# Saved data entries
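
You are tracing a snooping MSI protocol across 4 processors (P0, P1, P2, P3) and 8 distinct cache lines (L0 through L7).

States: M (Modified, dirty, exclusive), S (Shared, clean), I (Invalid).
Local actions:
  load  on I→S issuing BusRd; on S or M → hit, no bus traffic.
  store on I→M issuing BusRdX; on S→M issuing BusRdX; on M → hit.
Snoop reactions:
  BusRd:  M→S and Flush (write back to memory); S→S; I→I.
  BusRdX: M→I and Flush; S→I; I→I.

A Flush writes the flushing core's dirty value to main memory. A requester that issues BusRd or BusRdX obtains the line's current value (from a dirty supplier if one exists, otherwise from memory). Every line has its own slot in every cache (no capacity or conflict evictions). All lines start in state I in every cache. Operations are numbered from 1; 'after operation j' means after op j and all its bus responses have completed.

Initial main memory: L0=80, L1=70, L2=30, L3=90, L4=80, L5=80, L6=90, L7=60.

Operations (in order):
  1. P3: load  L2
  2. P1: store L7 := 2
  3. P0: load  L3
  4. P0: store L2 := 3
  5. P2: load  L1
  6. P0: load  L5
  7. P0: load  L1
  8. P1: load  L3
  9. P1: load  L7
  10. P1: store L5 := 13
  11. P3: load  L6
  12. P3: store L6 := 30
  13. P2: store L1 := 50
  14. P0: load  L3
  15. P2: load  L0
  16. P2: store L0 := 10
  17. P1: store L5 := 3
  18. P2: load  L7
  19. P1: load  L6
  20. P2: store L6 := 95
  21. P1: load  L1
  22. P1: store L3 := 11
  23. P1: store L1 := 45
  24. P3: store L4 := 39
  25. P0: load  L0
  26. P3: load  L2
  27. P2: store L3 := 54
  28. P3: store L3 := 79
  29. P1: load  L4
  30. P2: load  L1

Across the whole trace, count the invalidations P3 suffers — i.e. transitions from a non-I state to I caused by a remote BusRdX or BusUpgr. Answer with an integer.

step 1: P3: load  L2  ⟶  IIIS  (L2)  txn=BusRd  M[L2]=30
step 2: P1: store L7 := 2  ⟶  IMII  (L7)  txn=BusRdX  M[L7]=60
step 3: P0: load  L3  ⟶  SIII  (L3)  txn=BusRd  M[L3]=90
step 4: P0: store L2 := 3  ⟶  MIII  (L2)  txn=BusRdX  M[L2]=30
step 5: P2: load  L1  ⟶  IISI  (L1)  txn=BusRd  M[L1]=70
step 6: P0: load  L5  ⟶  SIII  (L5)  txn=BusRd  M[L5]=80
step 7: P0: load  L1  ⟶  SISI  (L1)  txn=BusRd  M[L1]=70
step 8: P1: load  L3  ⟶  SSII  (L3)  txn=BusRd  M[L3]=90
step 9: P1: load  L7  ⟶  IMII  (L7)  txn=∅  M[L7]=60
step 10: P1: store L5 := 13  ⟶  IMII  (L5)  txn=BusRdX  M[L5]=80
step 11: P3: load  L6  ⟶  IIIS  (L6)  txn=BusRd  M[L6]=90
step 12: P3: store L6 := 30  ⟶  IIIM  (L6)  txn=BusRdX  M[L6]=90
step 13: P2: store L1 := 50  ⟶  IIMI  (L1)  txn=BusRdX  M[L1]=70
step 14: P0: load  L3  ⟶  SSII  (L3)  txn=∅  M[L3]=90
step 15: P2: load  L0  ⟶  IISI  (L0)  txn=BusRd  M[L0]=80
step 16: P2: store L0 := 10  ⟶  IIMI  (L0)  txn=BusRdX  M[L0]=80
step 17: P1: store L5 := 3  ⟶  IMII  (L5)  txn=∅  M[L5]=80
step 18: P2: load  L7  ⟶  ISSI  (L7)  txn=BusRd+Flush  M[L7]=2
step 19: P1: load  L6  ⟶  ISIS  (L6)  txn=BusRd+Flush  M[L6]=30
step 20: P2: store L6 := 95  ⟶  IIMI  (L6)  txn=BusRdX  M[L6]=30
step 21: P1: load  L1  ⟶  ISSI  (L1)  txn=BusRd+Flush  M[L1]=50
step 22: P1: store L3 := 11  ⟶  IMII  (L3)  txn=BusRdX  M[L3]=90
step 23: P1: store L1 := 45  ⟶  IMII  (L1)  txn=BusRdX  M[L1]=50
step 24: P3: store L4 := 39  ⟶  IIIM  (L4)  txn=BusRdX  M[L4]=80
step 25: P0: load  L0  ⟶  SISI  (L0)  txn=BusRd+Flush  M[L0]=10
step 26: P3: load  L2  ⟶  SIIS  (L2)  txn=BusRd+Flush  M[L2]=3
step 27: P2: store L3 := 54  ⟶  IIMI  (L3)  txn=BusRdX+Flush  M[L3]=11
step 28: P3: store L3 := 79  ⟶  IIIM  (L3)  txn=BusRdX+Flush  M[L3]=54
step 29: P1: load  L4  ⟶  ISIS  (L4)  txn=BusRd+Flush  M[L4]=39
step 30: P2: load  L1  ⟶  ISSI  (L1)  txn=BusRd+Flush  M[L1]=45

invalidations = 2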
...
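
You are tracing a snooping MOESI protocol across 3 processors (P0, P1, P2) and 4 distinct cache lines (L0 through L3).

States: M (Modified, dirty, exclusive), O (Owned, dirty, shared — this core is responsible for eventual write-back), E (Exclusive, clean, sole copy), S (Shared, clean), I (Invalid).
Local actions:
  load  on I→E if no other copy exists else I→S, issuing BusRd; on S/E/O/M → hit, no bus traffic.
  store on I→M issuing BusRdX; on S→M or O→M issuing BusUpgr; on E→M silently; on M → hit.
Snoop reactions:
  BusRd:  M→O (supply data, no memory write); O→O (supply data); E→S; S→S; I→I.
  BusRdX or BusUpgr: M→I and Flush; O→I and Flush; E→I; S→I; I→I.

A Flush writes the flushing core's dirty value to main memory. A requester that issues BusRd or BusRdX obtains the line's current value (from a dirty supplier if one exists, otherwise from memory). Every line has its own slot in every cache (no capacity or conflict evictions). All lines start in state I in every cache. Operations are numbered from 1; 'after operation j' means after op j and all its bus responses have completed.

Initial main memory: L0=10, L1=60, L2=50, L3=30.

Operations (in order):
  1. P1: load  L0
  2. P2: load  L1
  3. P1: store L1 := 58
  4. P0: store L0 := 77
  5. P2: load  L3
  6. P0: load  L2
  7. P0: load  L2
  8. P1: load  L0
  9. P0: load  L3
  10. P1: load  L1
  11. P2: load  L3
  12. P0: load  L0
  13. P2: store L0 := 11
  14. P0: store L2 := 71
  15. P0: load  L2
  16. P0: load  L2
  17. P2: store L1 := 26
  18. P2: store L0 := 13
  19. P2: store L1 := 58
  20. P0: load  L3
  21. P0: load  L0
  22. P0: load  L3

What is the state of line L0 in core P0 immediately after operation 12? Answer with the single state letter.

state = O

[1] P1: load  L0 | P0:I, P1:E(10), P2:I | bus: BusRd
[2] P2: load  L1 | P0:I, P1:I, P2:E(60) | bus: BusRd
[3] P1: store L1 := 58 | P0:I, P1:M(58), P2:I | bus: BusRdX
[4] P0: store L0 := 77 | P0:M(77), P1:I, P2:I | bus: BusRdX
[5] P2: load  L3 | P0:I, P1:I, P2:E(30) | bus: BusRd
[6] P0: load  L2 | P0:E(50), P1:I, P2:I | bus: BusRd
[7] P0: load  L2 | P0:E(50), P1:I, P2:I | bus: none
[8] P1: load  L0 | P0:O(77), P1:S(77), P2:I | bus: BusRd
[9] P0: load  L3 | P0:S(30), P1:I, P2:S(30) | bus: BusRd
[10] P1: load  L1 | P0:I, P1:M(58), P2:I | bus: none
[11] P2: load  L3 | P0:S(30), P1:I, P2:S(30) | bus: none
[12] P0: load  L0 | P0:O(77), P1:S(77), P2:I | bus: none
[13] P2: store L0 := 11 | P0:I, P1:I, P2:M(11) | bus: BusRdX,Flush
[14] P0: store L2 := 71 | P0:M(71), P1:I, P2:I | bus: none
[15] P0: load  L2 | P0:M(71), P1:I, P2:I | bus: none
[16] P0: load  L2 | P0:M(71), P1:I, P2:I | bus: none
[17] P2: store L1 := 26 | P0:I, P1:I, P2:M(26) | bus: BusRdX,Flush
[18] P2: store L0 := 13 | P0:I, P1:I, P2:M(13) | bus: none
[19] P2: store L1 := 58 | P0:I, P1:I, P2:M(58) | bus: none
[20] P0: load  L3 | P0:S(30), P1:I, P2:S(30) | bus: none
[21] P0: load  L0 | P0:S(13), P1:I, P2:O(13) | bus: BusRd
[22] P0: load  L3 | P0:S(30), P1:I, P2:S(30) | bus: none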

# Your instructions
Give again exactly, and only, the lines above starting at the one with "store on I→M issuing BusRdX; on S→M issuing" and ending at the one with "12. P3: store L6 := 30".

# Response to the exercise
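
  store on I→M issuing BusRdX; on S→M issuing BusRdX; on M → hit.
Snoop reactions:
  BusRd:  M→S and Flush (write back to memory); S→S; I→I.
  BusRdX: M→I and Flush; S→I; I→I.

A Flush writes the flushing core's dirty value to main memory. A requester that issues BusRd or BusRdX obtains the line's current value (from a dirty supplier if one exists, otherwise from memory). Every line has its own slot in every cache (no capacity or conflict evictions). All lines start in state I in every cache. Operations are numbered from 1; 'after operation j' means after op j and all its bus responses have completed.

Initial main memory: L0=80, L1=70, L2=30, L3=90, L4=80, L5=80, L6=90, L7=60.

Operations (in order):
  1. P3: load  L2
  2. P1: store L7 := 2
  3. P0: load  L3
  4. P0: store L2 := 3
  5. P2: load  L1
  6. P0: load  L5
  7. P0: load  L1
  8. P1: load  L3
  9. P1: load  L7
  10. P1: store L5 := 13
  11. P3: load  L6
  12. P3: store L6 := 30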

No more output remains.